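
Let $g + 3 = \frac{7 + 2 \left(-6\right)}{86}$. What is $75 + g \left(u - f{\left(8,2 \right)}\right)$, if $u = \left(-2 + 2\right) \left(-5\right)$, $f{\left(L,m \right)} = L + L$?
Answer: $\frac{5329}{43} \approx 123.93$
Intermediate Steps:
$f{\left(L,m \right)} = 2 L$
$u = 0$ ($u = 0 \left(-5\right) = 0$)
$g = - \frac{263}{86}$ ($g = -3 + \frac{7 + 2 \left(-6\right)}{86} = -3 + \left(7 - 12\right) \frac{1}{86} = -3 - \frac{5}{86} = - \frac{263}{86} \approx -3.0581$)
$75 + g \left(u - f{\left(8,2 \right)}\right) = 75 - \frac{263 \left(0 - 2 \cdot 8\right)}{86} = 75 - \frac{263 \left(0 - 16\right)}{86} = 75 - - \frac{2104}{43} = 75 + \frac{2104}{43} = \frac{5329}{43}$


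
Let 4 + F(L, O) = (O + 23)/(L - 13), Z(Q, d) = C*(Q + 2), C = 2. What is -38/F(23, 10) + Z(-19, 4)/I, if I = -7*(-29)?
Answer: 10986/203 ≈ 54.118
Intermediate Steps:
Z(Q, d) = 4 + 2*Q (Z(Q, d) = 2*(Q + 2) = 2*(2 + Q) = 4 + 2*Q)
F(L, O) = -4 + (23 + O)/(-13 + L) (F(L, O) = -4 + (O + 23)/(L - 13) = -4 + (23 + O)/(-13 + L))
I = 203
-38/F(23, 10) + Z(-19, 4)/I = -38*(-13 + 23)/(75 + 10 - 4*23) + (4 + 2*(-19))/203 = -38*10/(75 + 10 - 92) + (4 - 38)*(1/203) = -38/((⅒)*(-7)) - 34*1/203 = -38/(-7/10) - 34/203 = -38*(-10/7) - 34/203 = 380/7 - 34/203 = 10986/203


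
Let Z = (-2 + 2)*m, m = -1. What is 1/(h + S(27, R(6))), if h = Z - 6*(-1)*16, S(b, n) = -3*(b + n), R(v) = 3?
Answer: 1/6 ≈ 0.16667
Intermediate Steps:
S(b, n) = -3*b - 3*n
Z = 0 (Z = (-2 + 2)*(-1) = 0*(-1) = 0)
h = 96 (h = 0 - 6*(-1)*16 = 0 + 6*16 = 0 + 96 = 96)
1/(h + S(27, R(6))) = 1/(96 + (-3*27 - 3*3)) = 1/(96 + (-81 - 9)) = 1/(96 - 90) = 1/6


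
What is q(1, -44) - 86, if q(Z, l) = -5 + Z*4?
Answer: -87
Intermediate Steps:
q(Z, l) = -5 + 4*Z
q(1, -44) - 86 = (-5 + 4*1) - 86 = (-5 + 4) - 86 = -1 - 86 = -87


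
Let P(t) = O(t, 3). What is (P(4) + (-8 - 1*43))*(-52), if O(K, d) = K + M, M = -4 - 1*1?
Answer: 2704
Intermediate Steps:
M = -5 (M = -4 - 1 = -5)
O(K, d) = -5 + K (O(K, d) = K - 5 = -5 + K)
P(t) = -5 + t
(P(4) + (-8 - 1*43))*(-52) = ((-5 + 4) + (-8 - 1*43))*(-52) = (-1 + (-8 - 43))*(-52) = (-1 - 51)*(-52) = -52*(-52) = 2704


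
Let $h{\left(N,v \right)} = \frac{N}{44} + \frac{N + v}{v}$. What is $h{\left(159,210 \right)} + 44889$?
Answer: $\frac{69137331}{1540} \approx 44894.0$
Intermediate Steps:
$h{\left(N,v \right)} = \frac{N}{44} + \frac{N + v}{v}$ ($h{\left(N,v \right)} = N \frac{1}{44} + \frac{N + v}{v} = \frac{N}{44} + \frac{N + v}{v}$)
$h{\left(159,210 \right)} + 44889 = \left(1 + \frac{1}{44} \cdot 159 + \frac{159}{210}\right) + 44889 = \left(1 + \frac{159}{44} + 159 \cdot \frac{1}{210}\right) + 44889 = \left(1 + \frac{159}{44} + \frac{53}{70}\right) + 44889 = \frac{8271}{1540} + 44889 = \frac{69137331}{1540}$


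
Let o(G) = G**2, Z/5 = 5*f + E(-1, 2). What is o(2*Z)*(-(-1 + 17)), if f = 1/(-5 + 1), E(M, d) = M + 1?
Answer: -2500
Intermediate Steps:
E(M, d) = 1 + M
f = -1/4 (f = 1/(-4) = -1/4 ≈ -0.25000)
Z = -25/4 (Z = 5*(5*(-1/4) + (1 - 1)) = 5*(-5/4 + 0) = 5*(-5/4) = -25/4 ≈ -6.2500)
o(2*Z)*(-(-1 + 17)) = (2*(-25/4))**2*(-(-1 + 17)) = (-25/2)**2*(-1*16) = (625/4)*(-16) = -2500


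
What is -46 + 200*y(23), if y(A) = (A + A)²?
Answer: 423154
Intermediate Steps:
y(A) = 4*A² (y(A) = (2*A)² = 4*A²)
-46 + 200*y(23) = -46 + 200*(4*23²) = -46 + 200*(4*529) = -46 + 200*2116 = -46 + 423200 = 423154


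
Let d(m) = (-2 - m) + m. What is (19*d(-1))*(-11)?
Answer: 418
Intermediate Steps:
d(m) = -2
(19*d(-1))*(-11) = (19*(-2))*(-11) = -38*(-11) = 418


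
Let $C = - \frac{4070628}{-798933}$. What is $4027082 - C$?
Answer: $\frac{1072454877626}{266311} \approx 4.0271 \cdot 10^{6}$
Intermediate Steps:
$C = \frac{1356876}{266311}$ ($C = \left(-4070628\right) \left(- \frac{1}{798933}\right) = \frac{1356876}{266311} \approx 5.0951$)
$4027082 - C = 4027082 - \frac{1356876}{266311} = \frac{1072454877626}{266311}$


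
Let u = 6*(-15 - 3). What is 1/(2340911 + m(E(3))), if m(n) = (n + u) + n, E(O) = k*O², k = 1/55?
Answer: 55/128744183 ≈ 4.2720e-7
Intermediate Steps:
u = -108 (u = 6*(-18) = -108)
k = 1/55 ≈ 0.018182
E(O) = O²/55
m(n) = -108 + 2*n (m(n) = (n - 108) + n = (-108 + n) + n = -108 + 2*n)
1/(2340911 + m(E(3))) = 1/(2340911 + (-108 + 2*((1/55)*3²))) = 1/(2340911 + (-108 + 2*((1/55)*9))) = 1/(2340911 + (-108 + 2*(9/55))) = 1/(2340911 + (-108 + 18/55)) = 1/(2340911 - 5922/55) = 1/(128744183/55) = 55/128744183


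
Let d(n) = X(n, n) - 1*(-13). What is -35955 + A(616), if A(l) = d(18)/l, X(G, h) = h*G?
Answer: -22147943/616 ≈ -35954.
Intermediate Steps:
X(G, h) = G*h
d(n) = 13 + n**2 (d(n) = n*n - 1*(-13) = n**2 + 13 = 13 + n**2)
A(l) = 337/l (A(l) = (13 + 18**2)/l = (13 + 324)/l = 337/l)
-35955 + A(616) = -35955 + 337/616 = -22147943/616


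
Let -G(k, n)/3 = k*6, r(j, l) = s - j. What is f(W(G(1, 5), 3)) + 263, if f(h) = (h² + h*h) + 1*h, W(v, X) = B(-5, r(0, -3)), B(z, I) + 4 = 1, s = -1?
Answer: 278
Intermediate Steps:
r(j, l) = -1 - j
B(z, I) = -3 (B(z, I) = -4 + 1 = -3)
G(k, n) = -18*k (G(k, n) = -3*k*6 = -18*k)
W(v, X) = -3
f(h) = h + 2*h² (f(h) = (h² + h²) + h = 2*h² + h = h + 2*h²)
f(W(G(1, 5), 3)) + 263 = -3*(1 + 2*(-3)) + 263 = -3*(1 - 6) + 263 = -3*(-5) + 263 = 15 + 263 = 278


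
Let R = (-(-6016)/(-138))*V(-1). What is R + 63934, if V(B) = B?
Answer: 4414454/69 ≈ 63978.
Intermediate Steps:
R = 3008/69 (R = -(-6016)/(-138)*(-1) = -(-6016)*(-1)/138*(-1) = -128*47/138*(-1) = -3008/69*(-1) = 3008/69 ≈ 43.594)
R + 63934 = 3008/69 + 63934 = 4414454/69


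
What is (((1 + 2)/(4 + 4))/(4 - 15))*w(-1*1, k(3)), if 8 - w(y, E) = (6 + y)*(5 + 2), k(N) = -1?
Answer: 81/88 ≈ 0.92045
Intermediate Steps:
w(y, E) = -34 - 7*y (w(y, E) = 8 - (6 + y)*(5 + 2) = 8 - (6 + y)*7 = 8 - (42 + 7*y) = 8 + (-42 - 7*y) = -34 - 7*y)
(((1 + 2)/(4 + 4))/(4 - 15))*w(-1*1, k(3)) = (((1 + 2)/(4 + 4))/(4 - 15))*(-34 - (-7)) = ((3/8)/(-11))*(-34 - 7*(-1)) = ((3*(⅛))*(-1/11))*(-34 + 7) = ((3/8)*(-1/11))*(-27) = -3/88*(-27) = 81/88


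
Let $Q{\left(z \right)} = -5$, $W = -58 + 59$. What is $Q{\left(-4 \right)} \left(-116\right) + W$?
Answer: $581$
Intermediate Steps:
$W = 1$
$Q{\left(-4 \right)} \left(-116\right) + W = \left(-5\right) \left(-116\right) + 1 = 580 + 1 = 581$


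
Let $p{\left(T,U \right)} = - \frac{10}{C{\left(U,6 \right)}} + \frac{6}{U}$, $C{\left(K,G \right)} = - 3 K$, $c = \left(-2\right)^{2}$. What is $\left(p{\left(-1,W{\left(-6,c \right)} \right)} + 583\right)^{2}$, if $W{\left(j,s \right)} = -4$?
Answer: $\frac{3034564}{9} \approx 3.3717 \cdot 10^{5}$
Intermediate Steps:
$c = 4$
$p{\left(T,U \right)} = \frac{28}{3 U}$ ($p{\left(T,U \right)} = - \frac{10}{\left(-3\right) U} + \frac{6}{U} = - 10 \left(- \frac{1}{3 U}\right) + \frac{6}{U} = \frac{10}{3 U} + \frac{6}{U} = \frac{28}{3 U}$)
$\left(p{\left(-1,W{\left(-6,c \right)} \right)} + 583\right)^{2} = \left(\frac{28}{3 \left(-4\right)} + 583\right)^{2} = \left(\frac{28}{3} \left(- \frac{1}{4}\right) + 583\right)^{2} = \left(- \frac{7}{3} + 583\right)^{2} = \left(\frac{1742}{3}\right)^{2} = \frac{3034564}{9}$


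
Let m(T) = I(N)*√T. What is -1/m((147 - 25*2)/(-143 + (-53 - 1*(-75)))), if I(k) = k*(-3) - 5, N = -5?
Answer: 11*I*√97/970 ≈ 0.11169*I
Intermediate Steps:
I(k) = -5 - 3*k (I(k) = -3*k - 5 = -5 - 3*k)
m(T) = 10*√T (m(T) = (-5 - 3*(-5))*√T = (-5 + 15)*√T = 10*√T)
-1/m((147 - 25*2)/(-143 + (-53 - 1*(-75)))) = -1/(10*√((147 - 25*2)/(-143 + (-53 - 1*(-75))))) = -1/(10*√((147 - 50)/(-143 + (-53 + 75)))) = -1/(10*√(97/(-143 + 22))) = -1/(10*√(97/(-121))) = -1/(10*√(97*(-1/121))) = -1/(10*√(-97/121)) = -1/(10*(I*√97/11)) = -1/(10*I*√97/11) = -(-11)*I*√97/970 = 11*I*√97/970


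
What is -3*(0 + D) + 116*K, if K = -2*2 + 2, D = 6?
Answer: -250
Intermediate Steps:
K = -2 (K = -4 + 2 = -2)
-3*(0 + D) + 116*K = -3*(0 + 6) + 116*(-2) = -3*6 - 232 = -18 - 232 = -250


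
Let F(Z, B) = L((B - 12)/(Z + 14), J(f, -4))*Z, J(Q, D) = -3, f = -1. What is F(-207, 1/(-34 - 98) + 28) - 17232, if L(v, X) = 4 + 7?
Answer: -19509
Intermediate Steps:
L(v, X) = 11
F(Z, B) = 11*Z
F(-207, 1/(-34 - 98) + 28) - 17232 = 11*(-207) - 17232 = -2277 - 17232 = -19509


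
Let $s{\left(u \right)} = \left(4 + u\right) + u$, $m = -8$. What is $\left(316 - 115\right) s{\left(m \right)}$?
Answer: $-2412$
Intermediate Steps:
$s{\left(u \right)} = 4 + 2 u$
$\left(316 - 115\right) s{\left(m \right)} = \left(316 - 115\right) \left(4 + 2 \left(-8\right)\right) = 201 \left(4 - 16\right) = 201 \left(-12\right) = -2412$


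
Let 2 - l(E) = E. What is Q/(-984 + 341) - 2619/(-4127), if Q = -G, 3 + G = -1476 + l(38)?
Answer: -4568388/2653661 ≈ -1.7215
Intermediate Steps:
l(E) = 2 - E
G = -1515 (G = -3 + (-1476 + (2 - 1*38)) = -3 + (-1476 + (2 - 38)) = -3 + (-1476 - 36) = -3 - 1512 = -1515)
Q = 1515 (Q = -1*(-1515) = 1515)
Q/(-984 + 341) - 2619/(-4127) = 1515/(-984 + 341) - 2619/(-4127) = 1515/(-643) - 2619*(-1/4127) = 1515*(-1/643) + 2619/4127 = -1515/643 + 2619/4127 = -4568388/2653661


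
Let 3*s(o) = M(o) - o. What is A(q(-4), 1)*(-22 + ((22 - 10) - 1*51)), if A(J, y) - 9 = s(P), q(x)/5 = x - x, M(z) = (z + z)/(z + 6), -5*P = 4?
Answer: -109007/195 ≈ -559.01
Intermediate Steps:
P = -⅘ (P = -⅕*4 = -⅘ ≈ -0.80000)
M(z) = 2*z/(6 + z) (M(z) = (2*z)/(6 + z) = 2*z/(6 + z))
s(o) = -o/3 + 2*o/(3*(6 + o)) (s(o) = (2*o/(6 + o) - o)/3 = (-o + 2*o/(6 + o))/3 = -o/3 + 2*o/(3*(6 + o)))
q(x) = 0 (q(x) = 5*(x - x) = 5*0 = 0)
A(J, y) = 1787/195 (A(J, y) = 9 + (⅓)*(-⅘)*(-4 - 1*(-⅘))/(6 - ⅘) = 9 + (⅓)*(-⅘)*(-4 + ⅘)/(26/5) = 9 + (⅓)*(-⅘)*(5/26)*(-16/5) = 9 + 32/195 = 1787/195)
A(q(-4), 1)*(-22 + ((22 - 10) - 1*51)) = 1787*(-22 + ((22 - 10) - 1*51))/195 = 1787*(-22 + (12 - 51))/195 = 1787*(-22 - 39)/195 = (1787/195)*(-61) = -109007/195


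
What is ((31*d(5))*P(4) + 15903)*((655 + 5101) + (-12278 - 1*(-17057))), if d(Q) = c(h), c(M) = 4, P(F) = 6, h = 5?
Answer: 175376145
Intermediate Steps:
d(Q) = 4
((31*d(5))*P(4) + 15903)*((655 + 5101) + (-12278 - 1*(-17057))) = ((31*4)*6 + 15903)*((655 + 5101) + (-12278 - 1*(-17057))) = (124*6 + 15903)*(5756 + (-12278 + 17057)) = (744 + 15903)*(5756 + 4779) = 16647*10535 = 175376145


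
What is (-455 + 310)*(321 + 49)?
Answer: -53650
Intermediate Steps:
(-455 + 310)*(321 + 49) = -145*370 = -53650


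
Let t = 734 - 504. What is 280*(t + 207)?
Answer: 122360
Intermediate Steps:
t = 230
280*(t + 207) = 280*(230 + 207) = 280*437 = 122360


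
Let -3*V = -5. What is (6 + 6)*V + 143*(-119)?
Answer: -16997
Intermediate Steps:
V = 5/3 (V = -⅓*(-5) = 5/3 ≈ 1.6667)
(6 + 6)*V + 143*(-119) = (6 + 6)*(5/3) + 143*(-119) = 12*(5/3) - 17017 = 20 - 17017 = -16997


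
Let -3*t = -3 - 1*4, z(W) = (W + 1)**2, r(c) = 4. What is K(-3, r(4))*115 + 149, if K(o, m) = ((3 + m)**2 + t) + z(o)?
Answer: 19537/3 ≈ 6512.3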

• **TASK DESCRIPTION**: Where the listing above has a line with "Let Z = (-2", start there, and output every line exactly through the line with "What is q(1, -44)", which is also included.

• **EXERCISE SOLUTION**:
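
Let Z = (-2 + 2)*m, m = -1. What is 1/(h + S(27, R(6))), if h = Z - 6*(-1)*16, S(b, n) = -3*(b + n), R(v) = 3?
Answer: 1/6 ≈ 0.16667
Intermediate Steps:
S(b, n) = -3*b - 3*n
Z = 0 (Z = (-2 + 2)*(-1) = 0*(-1) = 0)
h = 96 (h = 0 - 6*(-1)*16 = 0 + 6*16 = 0 + 96 = 96)
1/(h + S(27, R(6))) = 1/(96 + (-3*27 - 3*3)) = 1/(96 + (-81 - 9)) = 1/(96 - 90) = 1/6


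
What is q(1, -44) - 86, if q(Z, l) = -5 + Z*4?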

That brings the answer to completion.